## TASK ITEM
Write the listing below again, word for word.

*****

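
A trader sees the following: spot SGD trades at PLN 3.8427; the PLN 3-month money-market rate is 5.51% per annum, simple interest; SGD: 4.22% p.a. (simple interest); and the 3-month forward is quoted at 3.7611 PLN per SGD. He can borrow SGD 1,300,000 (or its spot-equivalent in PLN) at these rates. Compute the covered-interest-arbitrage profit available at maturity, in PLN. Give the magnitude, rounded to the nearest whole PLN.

T = 3/12 years.
Route A — deposit SGD, sell forward: 1,300,000 × 1.010550 × 3.7611 = PLN 4,941,013.49.
Route B — convert at spot, deposit PLN: 1,300,000 × 3.8427 × 1.013775 = PLN 5,064,323.15.
The quoted forward undervalues SGD, so borrow SGD, convert to PLN at spot, deposit the PLN at 5.51%, and buy SGD forward at 3.7611 to cover the loan.
Arbitrage profit = |4,941,013.49 − 5,064,323.15| = PLN 123,310.

PLN 123,310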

*****

## EXERCISE RESPONSE
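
A trader sees the following: spot SGD trades at PLN 3.8427; the PLN 3-month money-market rate is 5.51% per annum, simple interest; SGD: 4.22% p.a. (simple interest); and the 3-month forward is quoted at 3.7611 PLN per SGD. He can borrow SGD 1,300,000 (or its spot-equivalent in PLN) at these rates. Compute the covered-interest-arbitrage profit available at maturity, in PLN. Give the magnitude, rounded to the nearest whole PLN.

T = 3/12 years.
Route A — deposit SGD, sell forward: 1,300,000 × 1.010550 × 3.7611 = PLN 4,941,013.49.
Route B — convert at spot, deposit PLN: 1,300,000 × 3.8427 × 1.013775 = PLN 5,064,323.15.
The quoted forward undervalues SGD, so borrow SGD, convert to PLN at spot, deposit the PLN at 5.51%, and buy SGD forward at 3.7611 to cover the loan.
Arbitrage profit = |4,941,013.49 − 5,064,323.15| = PLN 123,310.

PLN 123,310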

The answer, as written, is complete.